→ YOUR INSTRUCTIONS
Within the material below, how many lines contain the word "executing"? Give that number only.

→ EXTRACTED DATA
++++++

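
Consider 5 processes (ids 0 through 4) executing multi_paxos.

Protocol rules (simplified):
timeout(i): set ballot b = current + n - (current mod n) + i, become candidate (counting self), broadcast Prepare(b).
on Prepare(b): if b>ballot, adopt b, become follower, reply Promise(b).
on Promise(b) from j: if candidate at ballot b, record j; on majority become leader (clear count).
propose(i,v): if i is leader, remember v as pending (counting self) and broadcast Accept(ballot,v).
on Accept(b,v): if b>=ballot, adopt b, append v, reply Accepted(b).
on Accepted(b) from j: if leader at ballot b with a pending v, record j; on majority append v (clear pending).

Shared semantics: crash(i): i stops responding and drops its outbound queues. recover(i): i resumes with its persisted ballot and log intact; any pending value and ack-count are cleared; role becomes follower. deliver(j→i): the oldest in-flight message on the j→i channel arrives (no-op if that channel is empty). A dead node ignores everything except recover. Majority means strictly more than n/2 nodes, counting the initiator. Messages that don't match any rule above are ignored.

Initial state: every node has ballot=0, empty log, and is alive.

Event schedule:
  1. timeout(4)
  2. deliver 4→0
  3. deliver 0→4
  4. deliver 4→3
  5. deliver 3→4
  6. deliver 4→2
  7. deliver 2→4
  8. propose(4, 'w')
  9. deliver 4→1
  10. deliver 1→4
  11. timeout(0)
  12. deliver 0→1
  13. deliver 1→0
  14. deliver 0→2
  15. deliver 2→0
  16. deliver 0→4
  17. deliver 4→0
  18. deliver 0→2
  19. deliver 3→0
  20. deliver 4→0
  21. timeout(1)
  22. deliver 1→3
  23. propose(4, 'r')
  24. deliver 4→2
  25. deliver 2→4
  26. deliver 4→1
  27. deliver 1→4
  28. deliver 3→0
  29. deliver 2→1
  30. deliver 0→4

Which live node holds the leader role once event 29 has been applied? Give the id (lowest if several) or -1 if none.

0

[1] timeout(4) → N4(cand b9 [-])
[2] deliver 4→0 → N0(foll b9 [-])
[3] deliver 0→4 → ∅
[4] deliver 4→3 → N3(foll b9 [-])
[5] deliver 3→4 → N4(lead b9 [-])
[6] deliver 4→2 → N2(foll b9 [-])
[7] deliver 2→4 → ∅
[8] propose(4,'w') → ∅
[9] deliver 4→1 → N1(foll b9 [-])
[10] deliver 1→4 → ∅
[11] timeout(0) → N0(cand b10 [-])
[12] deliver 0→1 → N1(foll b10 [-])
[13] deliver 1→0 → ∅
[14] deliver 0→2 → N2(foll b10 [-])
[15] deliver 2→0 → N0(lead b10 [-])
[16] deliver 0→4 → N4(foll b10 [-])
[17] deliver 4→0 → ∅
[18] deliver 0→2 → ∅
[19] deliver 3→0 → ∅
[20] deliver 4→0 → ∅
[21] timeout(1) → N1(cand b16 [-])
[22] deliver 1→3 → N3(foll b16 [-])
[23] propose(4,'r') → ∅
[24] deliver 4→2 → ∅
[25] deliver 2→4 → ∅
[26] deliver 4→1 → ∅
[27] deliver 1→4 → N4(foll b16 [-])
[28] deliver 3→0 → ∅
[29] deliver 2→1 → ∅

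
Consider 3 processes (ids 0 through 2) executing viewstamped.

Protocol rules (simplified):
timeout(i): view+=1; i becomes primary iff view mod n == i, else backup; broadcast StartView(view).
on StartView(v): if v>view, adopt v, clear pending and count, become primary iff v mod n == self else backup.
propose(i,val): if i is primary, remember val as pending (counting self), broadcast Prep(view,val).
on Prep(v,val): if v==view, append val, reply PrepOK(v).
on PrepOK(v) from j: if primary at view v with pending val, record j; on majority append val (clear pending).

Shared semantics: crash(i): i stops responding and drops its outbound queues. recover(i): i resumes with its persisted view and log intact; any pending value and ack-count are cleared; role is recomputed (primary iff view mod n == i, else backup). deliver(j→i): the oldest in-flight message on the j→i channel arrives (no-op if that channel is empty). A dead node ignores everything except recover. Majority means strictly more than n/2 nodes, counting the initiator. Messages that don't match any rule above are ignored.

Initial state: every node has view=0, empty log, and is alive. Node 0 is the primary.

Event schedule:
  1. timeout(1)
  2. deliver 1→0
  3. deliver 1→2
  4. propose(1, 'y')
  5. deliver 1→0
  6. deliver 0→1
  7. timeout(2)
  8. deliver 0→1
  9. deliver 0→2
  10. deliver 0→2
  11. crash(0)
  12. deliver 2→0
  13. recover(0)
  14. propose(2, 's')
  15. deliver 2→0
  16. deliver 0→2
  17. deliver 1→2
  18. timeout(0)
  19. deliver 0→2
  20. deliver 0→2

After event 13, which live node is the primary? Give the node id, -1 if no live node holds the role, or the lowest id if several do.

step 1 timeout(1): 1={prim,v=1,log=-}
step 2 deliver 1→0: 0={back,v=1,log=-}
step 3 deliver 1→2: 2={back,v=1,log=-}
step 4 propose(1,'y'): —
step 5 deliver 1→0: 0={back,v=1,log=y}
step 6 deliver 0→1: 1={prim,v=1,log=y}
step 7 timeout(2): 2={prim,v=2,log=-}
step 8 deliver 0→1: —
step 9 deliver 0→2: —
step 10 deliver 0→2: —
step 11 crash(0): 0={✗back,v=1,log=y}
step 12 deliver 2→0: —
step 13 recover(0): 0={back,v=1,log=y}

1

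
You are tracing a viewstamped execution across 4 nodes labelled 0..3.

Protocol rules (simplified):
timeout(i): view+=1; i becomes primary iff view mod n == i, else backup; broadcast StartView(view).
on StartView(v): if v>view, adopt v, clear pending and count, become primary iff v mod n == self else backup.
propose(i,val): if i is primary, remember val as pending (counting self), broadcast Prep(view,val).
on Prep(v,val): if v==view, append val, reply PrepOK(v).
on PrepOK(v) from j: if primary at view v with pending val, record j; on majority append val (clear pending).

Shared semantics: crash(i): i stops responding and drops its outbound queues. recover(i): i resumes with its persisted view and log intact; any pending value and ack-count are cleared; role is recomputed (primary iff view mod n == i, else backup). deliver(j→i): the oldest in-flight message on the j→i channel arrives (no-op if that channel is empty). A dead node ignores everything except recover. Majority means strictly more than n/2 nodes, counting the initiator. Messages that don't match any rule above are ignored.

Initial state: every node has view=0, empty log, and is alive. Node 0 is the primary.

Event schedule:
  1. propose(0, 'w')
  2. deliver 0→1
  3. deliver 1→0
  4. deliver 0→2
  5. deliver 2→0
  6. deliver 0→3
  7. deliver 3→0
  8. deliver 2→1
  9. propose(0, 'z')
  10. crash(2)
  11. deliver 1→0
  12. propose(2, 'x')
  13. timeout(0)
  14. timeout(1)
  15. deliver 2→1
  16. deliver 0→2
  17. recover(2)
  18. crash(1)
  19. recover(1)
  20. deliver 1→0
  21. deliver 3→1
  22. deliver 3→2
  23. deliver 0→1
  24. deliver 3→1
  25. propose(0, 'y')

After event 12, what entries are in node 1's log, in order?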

++++++

→ ANSWER TO THE PROBLEM
2